[Entries taken from a collection]
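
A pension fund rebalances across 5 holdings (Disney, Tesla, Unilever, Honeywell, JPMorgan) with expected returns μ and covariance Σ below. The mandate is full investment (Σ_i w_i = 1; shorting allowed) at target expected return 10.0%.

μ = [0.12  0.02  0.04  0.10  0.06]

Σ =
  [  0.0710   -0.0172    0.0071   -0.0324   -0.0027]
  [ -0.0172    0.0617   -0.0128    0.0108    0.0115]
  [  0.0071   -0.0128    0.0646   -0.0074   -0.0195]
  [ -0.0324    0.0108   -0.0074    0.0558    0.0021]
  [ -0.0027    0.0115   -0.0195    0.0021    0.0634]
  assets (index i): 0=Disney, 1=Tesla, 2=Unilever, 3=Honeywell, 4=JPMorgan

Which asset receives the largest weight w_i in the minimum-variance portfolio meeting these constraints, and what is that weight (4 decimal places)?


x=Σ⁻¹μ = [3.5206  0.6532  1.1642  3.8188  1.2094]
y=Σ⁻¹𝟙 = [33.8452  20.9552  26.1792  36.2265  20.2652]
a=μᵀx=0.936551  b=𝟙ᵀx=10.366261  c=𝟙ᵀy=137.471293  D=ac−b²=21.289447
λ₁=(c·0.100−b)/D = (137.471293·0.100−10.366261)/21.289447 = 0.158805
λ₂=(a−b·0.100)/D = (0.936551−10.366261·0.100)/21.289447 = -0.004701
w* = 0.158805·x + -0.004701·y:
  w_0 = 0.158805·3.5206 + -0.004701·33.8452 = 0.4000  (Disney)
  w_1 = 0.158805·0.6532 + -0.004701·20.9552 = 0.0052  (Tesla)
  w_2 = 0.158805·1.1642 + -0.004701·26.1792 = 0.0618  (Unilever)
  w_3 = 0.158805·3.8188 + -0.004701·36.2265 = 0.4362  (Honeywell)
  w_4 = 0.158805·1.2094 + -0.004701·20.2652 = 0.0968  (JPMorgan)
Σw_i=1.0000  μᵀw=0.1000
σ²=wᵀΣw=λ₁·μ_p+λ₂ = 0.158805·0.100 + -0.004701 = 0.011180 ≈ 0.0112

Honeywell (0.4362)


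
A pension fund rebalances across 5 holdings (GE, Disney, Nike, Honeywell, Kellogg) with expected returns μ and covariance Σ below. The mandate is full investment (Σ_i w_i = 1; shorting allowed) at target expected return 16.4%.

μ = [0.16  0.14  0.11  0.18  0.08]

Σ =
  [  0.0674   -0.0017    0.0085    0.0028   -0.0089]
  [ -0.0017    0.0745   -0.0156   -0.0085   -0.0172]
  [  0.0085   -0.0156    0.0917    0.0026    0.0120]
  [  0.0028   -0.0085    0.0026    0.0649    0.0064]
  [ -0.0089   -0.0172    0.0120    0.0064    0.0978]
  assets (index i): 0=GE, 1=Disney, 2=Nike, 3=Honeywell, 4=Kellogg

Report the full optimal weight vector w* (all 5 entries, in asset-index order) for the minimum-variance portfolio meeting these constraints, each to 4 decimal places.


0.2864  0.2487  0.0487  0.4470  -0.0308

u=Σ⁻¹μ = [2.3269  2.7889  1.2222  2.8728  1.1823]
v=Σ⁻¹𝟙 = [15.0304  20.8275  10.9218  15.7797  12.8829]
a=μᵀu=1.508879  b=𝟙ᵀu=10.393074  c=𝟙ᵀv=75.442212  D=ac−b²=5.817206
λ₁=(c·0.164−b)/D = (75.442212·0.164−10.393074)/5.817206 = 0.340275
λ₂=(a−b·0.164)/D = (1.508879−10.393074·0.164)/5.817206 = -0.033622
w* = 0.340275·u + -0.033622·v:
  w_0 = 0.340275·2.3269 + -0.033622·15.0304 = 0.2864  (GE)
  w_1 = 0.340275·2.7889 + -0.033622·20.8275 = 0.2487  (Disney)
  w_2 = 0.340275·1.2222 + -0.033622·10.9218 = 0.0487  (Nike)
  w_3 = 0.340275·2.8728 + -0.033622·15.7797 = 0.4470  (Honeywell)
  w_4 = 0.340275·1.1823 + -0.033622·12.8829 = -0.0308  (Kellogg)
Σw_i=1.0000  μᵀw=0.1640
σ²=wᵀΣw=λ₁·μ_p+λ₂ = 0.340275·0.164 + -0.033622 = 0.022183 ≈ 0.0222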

● **TASK PROMPT**:
Going through the entries, return every line holding the word "fund".

● **WRITTEN ANSWER**:
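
A pension fund rebalances across 5 holdings (Disney, Tesla, Unilever, Honeywell, JPMorgan) with expected returns μ and covariance Σ below. The mandate is full investment (Σ_i w_i = 1; shorting allowed) at target expected return 10.0%.
A pension fund rebalances across 5 holdings (GE, Disney, Nike, Honeywell, Kellogg) with expected returns μ and covariance Σ below. The mandate is full investment (Σ_i w_i = 1; shorting allowed) at target expected return 16.4%.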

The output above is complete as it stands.